▶ _PROBLEM_: Below are some records; retype all of them exactly.

★ ★ ★ ★ ★

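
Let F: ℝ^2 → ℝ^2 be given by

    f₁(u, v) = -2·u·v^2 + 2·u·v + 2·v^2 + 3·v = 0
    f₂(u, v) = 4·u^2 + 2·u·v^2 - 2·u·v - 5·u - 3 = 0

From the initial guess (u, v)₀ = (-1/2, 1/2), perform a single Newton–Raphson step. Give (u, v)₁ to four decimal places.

At (-1/2, 1/2): F = (1.7500, 0.7500).
Jacobian J = [[-2·v^2 + 2·v, -4·u·v + 2·u + 4·v + 3], [8·u + 2·v^2 - 2·v - 5, 4·u·v - 2·u]].
At the point, J = [[0.5000, 5.0000], [-9.5000, 0.0000]] (det J = 47.5000).
Solving J·Δ = −F gives Δ = (0.0789, -0.3579).
Then the next iterate is (u, v)₁ = (-0.4211, 0.1421).

(-0.4211, 0.1421)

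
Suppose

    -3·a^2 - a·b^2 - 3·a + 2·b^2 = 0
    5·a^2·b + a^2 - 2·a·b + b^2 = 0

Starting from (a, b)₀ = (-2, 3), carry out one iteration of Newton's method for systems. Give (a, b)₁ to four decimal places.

(-1.3214, 1.7500)

At (-2, 3): F = (30.0000, 85.0000).
Jacobian J = [[-6·a - b^2 - 3, -2·a·b + 4·b], [10·a·b + 2·a - 2·b, 5·a^2 - 2·a + 2·b]].
At the point, J = [[0.0000, 24.0000], [-70.0000, 30.0000]] (det J = 1680.0000).
Solving J·Δ = −F gives Δ = (0.6786, -1.2500).
Then the next iterate is (a, b)₁ = (-1.3214, 1.7500).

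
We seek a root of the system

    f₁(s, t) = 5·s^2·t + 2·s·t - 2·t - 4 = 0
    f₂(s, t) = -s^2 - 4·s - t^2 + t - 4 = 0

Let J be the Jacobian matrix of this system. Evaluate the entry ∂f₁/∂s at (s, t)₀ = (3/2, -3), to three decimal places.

-51.000

∂f₁/∂s = 10·s·t + 2·t.
At (3/2, -3) this is -51.000.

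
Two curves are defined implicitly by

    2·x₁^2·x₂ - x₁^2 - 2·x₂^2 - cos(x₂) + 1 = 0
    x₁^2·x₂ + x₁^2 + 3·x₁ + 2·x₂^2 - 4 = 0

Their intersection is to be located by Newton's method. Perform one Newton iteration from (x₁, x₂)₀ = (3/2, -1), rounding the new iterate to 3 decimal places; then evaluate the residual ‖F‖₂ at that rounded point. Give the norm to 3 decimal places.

2.428

At (3/2, -1): F = (-8.29030, 2.500).
Jacobian J = [[4·x₁·x₂ - 2·x₁, 2·x₁^2 - 4·x₂ + sin(x₂)], [2·x₁·x₂ + 2·x₁ + 3, x₁^2 + 4·x₂]].
At the point, J = [[-9.000, 7.65853], [3.000, -1.750]] (det J = -7.22559).
Solving J·Δ = −F gives Δ = (-0.642, 0.328).
Then the next iterate is (x₁, x₂)₁ = (0.858, -0.672).
Re-evaluating at (0.858, -0.672): F = (-2.41131, -0.28137), so ‖F‖₂ = 2.428.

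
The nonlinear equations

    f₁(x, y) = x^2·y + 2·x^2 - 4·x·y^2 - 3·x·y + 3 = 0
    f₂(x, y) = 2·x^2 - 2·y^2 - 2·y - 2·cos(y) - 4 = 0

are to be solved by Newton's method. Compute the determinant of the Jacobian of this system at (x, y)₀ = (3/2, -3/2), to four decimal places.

J = [[2·x·y + 4·x - 4·y^2 - 3·y, x^2 - 8·x·y - 3·x], [4·x, -4·y + 2·sin(y) - 2]].
At the point, J = [[-3.0000, 15.7500], [6.0000, 2.005010]].
det J = -100.5150.

-100.5150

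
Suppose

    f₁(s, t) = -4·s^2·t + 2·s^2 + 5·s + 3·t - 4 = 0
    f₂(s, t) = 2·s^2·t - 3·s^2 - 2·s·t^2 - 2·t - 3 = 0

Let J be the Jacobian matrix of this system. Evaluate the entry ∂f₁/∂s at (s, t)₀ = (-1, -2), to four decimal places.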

★ ★ ★ ★ ★

▶ _RESULT BELOW_:
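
Let F: ℝ^2 → ℝ^2 be given by

    f₁(u, v) = -2·u·v^2 + 2·u·v + 2·v^2 + 3·v = 0
    f₂(u, v) = 4·u^2 + 2·u·v^2 - 2·u·v - 5·u - 3 = 0

From the initial guess (u, v)₀ = (-1/2, 1/2), perform a single Newton–Raphson step. Give (u, v)₁ to four decimal places.

At (-1/2, 1/2): F = (1.7500, 0.7500).
Jacobian J = [[-2·v^2 + 2·v, -4·u·v + 2·u + 4·v + 3], [8·u + 2·v^2 - 2·v - 5, 4·u·v - 2·u]].
At the point, J = [[0.5000, 5.0000], [-9.5000, 0.0000]] (det J = 47.5000).
Solving J·Δ = −F gives Δ = (0.0789, -0.3579).
Then the next iterate is (u, v)₁ = (-0.4211, 0.1421).

(-0.4211, 0.1421)

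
Suppose

    -3·a^2 - a·b^2 - 3·a + 2·b^2 = 0
    5·a^2·b + a^2 - 2·a·b + b^2 = 0

Starting from (a, b)₀ = (-2, 3), carry out one iteration of Newton's method for systems. Give (a, b)₁ to four decimal places.

(-1.3214, 1.7500)

At (-2, 3): F = (30.0000, 85.0000).
Jacobian J = [[-6·a - b^2 - 3, -2·a·b + 4·b], [10·a·b + 2·a - 2·b, 5·a^2 - 2·a + 2·b]].
At the point, J = [[0.0000, 24.0000], [-70.0000, 30.0000]] (det J = 1680.0000).
Solving J·Δ = −F gives Δ = (0.6786, -1.2500).
Then the next iterate is (a, b)₁ = (-1.3214, 1.7500).

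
We seek a root of the system

    f₁(s, t) = 5·s^2·t + 2·s·t - 2·t - 4 = 0
    f₂(s, t) = -s^2 - 4·s - t^2 + t - 4 = 0

Let J be the Jacobian matrix of this system. Evaluate the entry ∂f₁/∂s at (s, t)₀ = (3/2, -3), to three decimal places.

-51.000

∂f₁/∂s = 10·s·t + 2·t.
At (3/2, -3) this is -51.000.

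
Two curves are defined implicitly by

    2·x₁^2·x₂ - x₁^2 - 2·x₂^2 - cos(x₂) + 1 = 0
    x₁^2·x₂ + x₁^2 + 3·x₁ + 2·x₂^2 - 4 = 0

Their intersection is to be located by Newton's method. Perform one Newton iteration from (x₁, x₂)₀ = (3/2, -1), rounding the new iterate to 3 decimal places; then evaluate the residual ‖F‖₂ at that rounded point. Give the norm to 3 decimal places.

2.428

At (3/2, -1): F = (-8.29030, 2.500).
Jacobian J = [[4·x₁·x₂ - 2·x₁, 2·x₁^2 - 4·x₂ + sin(x₂)], [2·x₁·x₂ + 2·x₁ + 3, x₁^2 + 4·x₂]].
At the point, J = [[-9.000, 7.65853], [3.000, -1.750]] (det J = -7.22559).
Solving J·Δ = −F gives Δ = (-0.642, 0.328).
Then the next iterate is (x₁, x₂)₁ = (0.858, -0.672).
Re-evaluating at (0.858, -0.672): F = (-2.41131, -0.28137), so ‖F‖₂ = 2.428.

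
The nonlinear equations

    f₁(x, y) = x^2·y + 2·x^2 - 4·x·y^2 - 3·x·y + 3 = 0
    f₂(x, y) = 2·x^2 - 2·y^2 - 2·y - 2·cos(y) - 4 = 0

are to be solved by Newton's method. Compute the determinant of the Jacobian of this system at (x, y)₀ = (3/2, -3/2), to four decimal places.

J = [[2·x·y + 4·x - 4·y^2 - 3·y, x^2 - 8·x·y - 3·x], [4·x, -4·y + 2·sin(y) - 2]].
At the point, J = [[-3.0000, 15.7500], [6.0000, 2.005010]].
det J = -100.5150.

-100.5150

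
Suppose

    f₁(s, t) = -4·s^2·t + 2·s^2 + 5·s + 3·t - 4 = 0
    f₂(s, t) = 2·s^2·t - 3·s^2 - 2·s·t^2 - 2·t - 3 = 0

Let J be the Jacobian matrix of this system. Evaluate the entry ∂f₁/∂s at (s, t)₀ = (-1, -2), to four decimal places.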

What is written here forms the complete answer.